• Assigned task
Within the records, find every line that includes the word "closed" and copy it.

• Data to use
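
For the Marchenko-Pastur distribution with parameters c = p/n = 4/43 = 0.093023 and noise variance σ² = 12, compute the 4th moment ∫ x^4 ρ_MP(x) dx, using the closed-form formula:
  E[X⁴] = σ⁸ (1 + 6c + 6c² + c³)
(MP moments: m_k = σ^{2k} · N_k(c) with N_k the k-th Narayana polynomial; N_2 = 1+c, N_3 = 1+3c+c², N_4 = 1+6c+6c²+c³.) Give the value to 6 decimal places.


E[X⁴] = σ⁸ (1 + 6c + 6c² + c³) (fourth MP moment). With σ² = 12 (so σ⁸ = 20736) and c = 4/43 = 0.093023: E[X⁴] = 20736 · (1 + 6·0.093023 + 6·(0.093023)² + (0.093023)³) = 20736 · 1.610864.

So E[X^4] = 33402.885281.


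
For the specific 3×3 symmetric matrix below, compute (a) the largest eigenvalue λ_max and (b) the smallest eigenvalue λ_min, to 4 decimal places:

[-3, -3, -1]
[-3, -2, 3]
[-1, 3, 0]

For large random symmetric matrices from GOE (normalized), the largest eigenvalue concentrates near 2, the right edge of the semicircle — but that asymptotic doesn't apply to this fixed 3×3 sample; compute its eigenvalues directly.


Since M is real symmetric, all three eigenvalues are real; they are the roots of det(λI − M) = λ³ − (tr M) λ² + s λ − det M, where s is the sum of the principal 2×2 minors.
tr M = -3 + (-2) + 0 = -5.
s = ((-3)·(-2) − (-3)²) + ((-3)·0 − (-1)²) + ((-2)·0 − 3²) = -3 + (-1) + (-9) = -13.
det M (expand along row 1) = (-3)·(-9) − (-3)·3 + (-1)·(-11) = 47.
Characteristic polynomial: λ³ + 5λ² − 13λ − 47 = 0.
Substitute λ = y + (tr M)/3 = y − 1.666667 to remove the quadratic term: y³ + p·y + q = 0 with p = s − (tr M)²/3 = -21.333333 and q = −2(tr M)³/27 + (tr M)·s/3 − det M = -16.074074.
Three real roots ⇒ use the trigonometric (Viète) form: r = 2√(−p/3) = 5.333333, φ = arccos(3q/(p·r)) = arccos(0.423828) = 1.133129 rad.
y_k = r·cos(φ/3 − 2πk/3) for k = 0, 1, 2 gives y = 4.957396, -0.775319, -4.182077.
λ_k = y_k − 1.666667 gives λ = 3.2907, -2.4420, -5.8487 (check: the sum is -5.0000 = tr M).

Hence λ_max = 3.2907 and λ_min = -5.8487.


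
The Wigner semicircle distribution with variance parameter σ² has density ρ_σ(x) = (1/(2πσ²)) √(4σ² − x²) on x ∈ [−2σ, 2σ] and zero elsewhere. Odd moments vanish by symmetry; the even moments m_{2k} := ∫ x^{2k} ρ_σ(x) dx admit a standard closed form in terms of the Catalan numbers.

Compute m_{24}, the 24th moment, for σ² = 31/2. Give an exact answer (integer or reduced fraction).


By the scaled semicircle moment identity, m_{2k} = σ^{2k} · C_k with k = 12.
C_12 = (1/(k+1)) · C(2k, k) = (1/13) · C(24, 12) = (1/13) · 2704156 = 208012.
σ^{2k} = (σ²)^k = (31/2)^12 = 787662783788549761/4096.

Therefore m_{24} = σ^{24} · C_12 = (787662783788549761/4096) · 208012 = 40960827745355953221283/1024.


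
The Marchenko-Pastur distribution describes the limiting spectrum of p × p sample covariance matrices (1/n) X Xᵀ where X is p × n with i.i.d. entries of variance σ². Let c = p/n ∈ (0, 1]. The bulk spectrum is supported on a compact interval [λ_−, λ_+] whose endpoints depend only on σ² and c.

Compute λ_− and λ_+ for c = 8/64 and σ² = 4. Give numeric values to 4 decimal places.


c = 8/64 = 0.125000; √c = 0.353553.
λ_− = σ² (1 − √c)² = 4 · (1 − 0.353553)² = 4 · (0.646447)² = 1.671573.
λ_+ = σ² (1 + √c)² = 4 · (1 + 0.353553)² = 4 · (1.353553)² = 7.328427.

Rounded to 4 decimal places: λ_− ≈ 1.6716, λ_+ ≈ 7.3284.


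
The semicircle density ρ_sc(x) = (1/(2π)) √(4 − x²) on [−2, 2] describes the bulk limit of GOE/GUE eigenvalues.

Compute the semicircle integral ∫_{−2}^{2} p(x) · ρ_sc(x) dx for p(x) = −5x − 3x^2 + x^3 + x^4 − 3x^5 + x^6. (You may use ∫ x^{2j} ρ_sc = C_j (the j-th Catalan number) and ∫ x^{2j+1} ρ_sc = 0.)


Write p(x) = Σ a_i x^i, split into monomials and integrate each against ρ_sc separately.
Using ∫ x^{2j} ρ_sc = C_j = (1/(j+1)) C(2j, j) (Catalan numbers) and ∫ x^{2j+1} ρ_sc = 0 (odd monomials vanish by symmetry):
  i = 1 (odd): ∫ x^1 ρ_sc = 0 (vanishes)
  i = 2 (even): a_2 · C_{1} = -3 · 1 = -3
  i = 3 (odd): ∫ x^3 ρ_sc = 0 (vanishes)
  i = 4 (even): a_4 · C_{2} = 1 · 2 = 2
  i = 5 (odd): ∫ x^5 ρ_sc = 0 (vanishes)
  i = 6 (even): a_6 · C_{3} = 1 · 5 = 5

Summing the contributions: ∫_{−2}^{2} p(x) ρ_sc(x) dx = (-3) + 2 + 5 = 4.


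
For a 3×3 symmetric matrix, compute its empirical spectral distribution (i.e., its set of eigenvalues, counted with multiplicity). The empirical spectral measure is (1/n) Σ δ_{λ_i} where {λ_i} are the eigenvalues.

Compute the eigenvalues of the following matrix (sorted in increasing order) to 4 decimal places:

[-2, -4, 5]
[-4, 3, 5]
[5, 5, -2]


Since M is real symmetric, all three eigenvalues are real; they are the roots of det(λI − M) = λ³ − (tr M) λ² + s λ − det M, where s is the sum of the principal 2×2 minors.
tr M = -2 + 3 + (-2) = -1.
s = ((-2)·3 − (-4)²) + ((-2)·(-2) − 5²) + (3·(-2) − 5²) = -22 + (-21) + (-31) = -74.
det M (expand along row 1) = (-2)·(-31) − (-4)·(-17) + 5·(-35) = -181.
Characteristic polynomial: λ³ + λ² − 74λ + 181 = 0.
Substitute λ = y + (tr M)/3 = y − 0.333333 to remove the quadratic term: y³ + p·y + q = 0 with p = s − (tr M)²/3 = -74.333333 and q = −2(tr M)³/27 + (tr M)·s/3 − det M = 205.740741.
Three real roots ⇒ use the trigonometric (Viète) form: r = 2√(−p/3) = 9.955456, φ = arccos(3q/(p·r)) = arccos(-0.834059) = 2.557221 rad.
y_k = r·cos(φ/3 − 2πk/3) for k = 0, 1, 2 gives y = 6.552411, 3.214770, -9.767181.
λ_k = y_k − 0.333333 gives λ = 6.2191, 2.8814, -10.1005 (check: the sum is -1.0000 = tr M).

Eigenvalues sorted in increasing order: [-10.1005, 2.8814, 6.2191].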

• Response to this task
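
For the Marchenko-Pastur distribution with parameters c = p/n = 4/43 = 0.093023 and noise variance σ² = 12, compute the 4th moment ∫ x^4 ρ_MP(x) dx, using the closed-form formula:
The Wigner semicircle distribution with variance parameter σ² has density ρ_σ(x) = (1/(2πσ²)) √(4σ² − x²) on x ∈ [−2σ, 2σ] and zero elsewhere. Odd moments vanish by symmetry; the even moments m_{2k} := ∫ x^{2k} ρ_σ(x) dx admit a standard closed form in terms of the Catalan numbers.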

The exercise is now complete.